DATA UNDER STUDY:
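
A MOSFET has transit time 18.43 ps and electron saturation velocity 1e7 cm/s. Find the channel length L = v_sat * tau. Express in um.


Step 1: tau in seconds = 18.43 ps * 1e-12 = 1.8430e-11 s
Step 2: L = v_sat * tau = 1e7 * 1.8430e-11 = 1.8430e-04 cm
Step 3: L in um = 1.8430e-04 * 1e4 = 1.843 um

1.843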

YOUR GOAL:
Set down the entire listing above again, word for word.

YOUR RESPONSE:
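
A MOSFET has transit time 18.43 ps and electron saturation velocity 1e7 cm/s. Find the channel length L = v_sat * tau. Express in um.


Step 1: tau in seconds = 18.43 ps * 1e-12 = 1.8430e-11 s
Step 2: L = v_sat * tau = 1e7 * 1.8430e-11 = 1.8430e-04 cm
Step 3: L in um = 1.8430e-04 * 1e4 = 1.843 um

1.843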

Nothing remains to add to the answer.